Data records »
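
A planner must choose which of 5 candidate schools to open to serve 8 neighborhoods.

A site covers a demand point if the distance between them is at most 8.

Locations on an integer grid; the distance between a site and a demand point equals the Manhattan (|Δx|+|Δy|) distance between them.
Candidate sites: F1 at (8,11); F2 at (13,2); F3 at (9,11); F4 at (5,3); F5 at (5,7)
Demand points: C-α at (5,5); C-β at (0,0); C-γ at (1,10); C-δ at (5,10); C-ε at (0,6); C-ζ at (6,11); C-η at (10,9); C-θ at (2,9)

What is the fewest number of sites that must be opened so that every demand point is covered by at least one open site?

2

Coverage sets (demand points within 8 of each site):
  F1: {C-γ, C-δ, C-ζ, C-η, C-θ}
  F2: {}
  F3: {C-δ, C-ζ, C-η}
  F4: {C-α, C-β, C-δ, C-ε}
  F5: {C-α, C-γ, C-δ, C-ε, C-ζ, C-η, C-θ}
No single site covers all 8 demand points.
But {F1, F4} covers everything, so the minimum is 2.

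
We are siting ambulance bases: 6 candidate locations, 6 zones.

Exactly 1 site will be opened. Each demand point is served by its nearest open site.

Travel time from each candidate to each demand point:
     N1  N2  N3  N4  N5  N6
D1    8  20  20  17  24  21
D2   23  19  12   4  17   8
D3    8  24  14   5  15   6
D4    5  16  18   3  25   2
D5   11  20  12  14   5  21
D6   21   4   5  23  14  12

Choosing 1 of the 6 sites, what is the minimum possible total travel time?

Open {D4}.
  N1→D4 5, N2→D4 16, N3→D4 18, N4→D4 3, N5→D4 25, N6→D4 2  ⇒ total 69.
Compare {D3}: total 72.
Compare {D6}: total 79.
No size-1 selection does better; minimum is 69.

69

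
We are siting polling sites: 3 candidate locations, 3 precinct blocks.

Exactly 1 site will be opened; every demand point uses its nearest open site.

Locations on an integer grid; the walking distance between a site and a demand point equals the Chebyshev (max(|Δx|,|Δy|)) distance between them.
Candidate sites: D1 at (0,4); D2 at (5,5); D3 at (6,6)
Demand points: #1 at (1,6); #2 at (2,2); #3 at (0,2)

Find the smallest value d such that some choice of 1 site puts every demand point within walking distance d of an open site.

Open {D1}.
  Farthest demand point is #1 at walking distance 2 (to D1); all others are ≤ 2.
With {D2} the worst case is 5.
With {D3} the worst case is 6.
No size-1 selection achieves below 2.

2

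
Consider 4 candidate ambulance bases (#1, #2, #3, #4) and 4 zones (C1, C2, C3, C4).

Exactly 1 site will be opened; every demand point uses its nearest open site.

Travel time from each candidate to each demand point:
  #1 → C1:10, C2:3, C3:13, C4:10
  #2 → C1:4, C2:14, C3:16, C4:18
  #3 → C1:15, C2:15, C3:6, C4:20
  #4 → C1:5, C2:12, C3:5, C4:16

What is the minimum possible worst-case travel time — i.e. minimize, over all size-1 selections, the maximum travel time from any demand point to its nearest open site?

13

Open {#1}.
  Farthest demand point is C3 at travel time 13 (to #1); all others are ≤ 13.
With {#4} the worst case is 16.
With {#2} the worst case is 18.
No size-1 selection achieves below 13.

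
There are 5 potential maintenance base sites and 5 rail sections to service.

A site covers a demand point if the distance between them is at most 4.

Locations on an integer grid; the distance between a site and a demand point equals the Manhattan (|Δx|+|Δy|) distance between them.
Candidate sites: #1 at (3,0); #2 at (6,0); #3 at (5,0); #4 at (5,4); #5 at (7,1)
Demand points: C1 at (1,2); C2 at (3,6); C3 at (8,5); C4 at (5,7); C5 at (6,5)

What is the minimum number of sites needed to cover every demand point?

Coverage sets (demand points within 4 of each site):
  #1: {C1}
  #2: {}
  #3: {}
  #4: {C2, C3, C4, C5}
  #5: {}
No single site covers all 5 demand points.
But {#1, #4} covers everything, so the minimum is 2.

2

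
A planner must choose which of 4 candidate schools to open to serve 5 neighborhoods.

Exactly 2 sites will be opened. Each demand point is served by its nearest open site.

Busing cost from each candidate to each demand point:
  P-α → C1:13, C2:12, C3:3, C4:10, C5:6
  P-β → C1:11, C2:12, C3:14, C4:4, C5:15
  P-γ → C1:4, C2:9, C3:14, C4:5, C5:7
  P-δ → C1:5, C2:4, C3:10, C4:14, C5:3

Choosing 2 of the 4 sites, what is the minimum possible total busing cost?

25

Open {P-α, P-δ}.
  C1→P-δ 5, C2→P-δ 4, C3→P-α 3, C4→P-α 10, C5→P-δ 3  ⇒ total 25.
Compare {P-β, P-δ}: total 26.
Compare {P-γ, P-δ}: total 26.
No size-2 selection does better; minimum is 25.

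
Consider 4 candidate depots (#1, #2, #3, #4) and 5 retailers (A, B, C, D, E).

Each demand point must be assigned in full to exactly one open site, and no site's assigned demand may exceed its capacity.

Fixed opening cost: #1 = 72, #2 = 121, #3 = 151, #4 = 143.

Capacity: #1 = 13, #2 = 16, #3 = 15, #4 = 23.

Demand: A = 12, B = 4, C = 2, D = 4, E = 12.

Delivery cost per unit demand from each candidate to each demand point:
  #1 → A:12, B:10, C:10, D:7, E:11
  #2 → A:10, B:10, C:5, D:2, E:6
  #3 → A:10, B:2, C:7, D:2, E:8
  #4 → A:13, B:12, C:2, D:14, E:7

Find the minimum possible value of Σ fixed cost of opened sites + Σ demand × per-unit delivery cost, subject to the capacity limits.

Open {#2, #4}; cheapest assignment that respects the capacities:
  #2 (cap 16, load 16): A, D — cost 12×10 + 4×2 = 128
  #4 (cap 23, load 18): B, C, E — cost 4×12 + 2×2 + 12×7 = 136
  Shipping 264, fixed 264 → total 528.
  Any other capacity-feasible assignment to {#2, #4} ships for at least 264.
Compare {#1, #4}: its best feasible assignment gives total 551.
Compare {#1, #2, #3}: its best feasible assignment gives total 586.
Every other set of open sites that can feasibly serve all demand totals ≥ 551 even under its best assignment. Minimum: 528.

528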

Required work »
Transcribe the records above exactly, beginning at the line that contains "#2 → C1:4, C2:14, C3:16, C4:18" and ending with the line that contains "Demand points: C1", both included, and nothing else.

Task answer »
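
  #2 → C1:4, C2:14, C3:16, C4:18
  #3 → C1:15, C2:15, C3:6, C4:20
  #4 → C1:5, C2:12, C3:5, C4:16

What is the minimum possible worst-case travel time — i.e. minimize, over all size-1 selections, the maximum travel time from any demand point to its nearest open site?

13

Open {#1}.
  Farthest demand point is C3 at travel time 13 (to #1); all others are ≤ 13.
With {#4} the worst case is 16.
With {#2} the worst case is 18.
No size-1 selection achieves below 13.

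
There are 5 potential maintenance base sites and 5 rail sections to service.

A site covers a demand point if the distance between them is at most 4.

Locations on an integer grid; the distance between a site and a demand point equals the Manhattan (|Δx|+|Δy|) distance between them.
Candidate sites: #1 at (3,0); #2 at (6,0); #3 at (5,0); #4 at (5,4); #5 at (7,1)
Demand points: C1 at (1,2); C2 at (3,6); C3 at (8,5); C4 at (5,7); C5 at (6,5)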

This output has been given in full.